TRY IT >> From the line containing "39% | 66.8% |" through the last line of the entries below, repeat each line word for word and leave out the rest.

RECORDS >>
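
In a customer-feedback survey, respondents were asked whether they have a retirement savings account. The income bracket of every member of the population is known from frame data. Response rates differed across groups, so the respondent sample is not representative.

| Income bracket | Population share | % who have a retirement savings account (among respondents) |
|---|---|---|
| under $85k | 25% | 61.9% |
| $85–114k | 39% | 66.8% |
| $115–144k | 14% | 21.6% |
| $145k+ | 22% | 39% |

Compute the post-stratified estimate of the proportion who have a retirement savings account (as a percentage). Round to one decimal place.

53.1%

Each cell contributes population-share × respondent value:
  under $85k: 0.25 × 61.9 = 15.475
  $85–114k: 0.39 × 66.8 = 26.052
  $115–144k: 0.14 × 21.6 = 3.024
  $145k+: 0.22 × 39 = 8.58
Post-stratified estimate = 53.131 → 53.1%.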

EXERCISE RESULT >>
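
| $85–114k | 39% | 66.8% |
| $115–144k | 14% | 21.6% |
| $145k+ | 22% | 39% |

Compute the post-stratified estimate of the proportion who have a retirement savings account (as a percentage). Round to one decimal place.

53.1%

Each cell contributes population-share × respondent value:
  under $85k: 0.25 × 61.9 = 15.475
  $85–114k: 0.39 × 66.8 = 26.052
  $115–144k: 0.14 × 21.6 = 3.024
  $145k+: 0.22 × 39 = 8.58
Post-stratified estimate = 53.131 → 53.1%.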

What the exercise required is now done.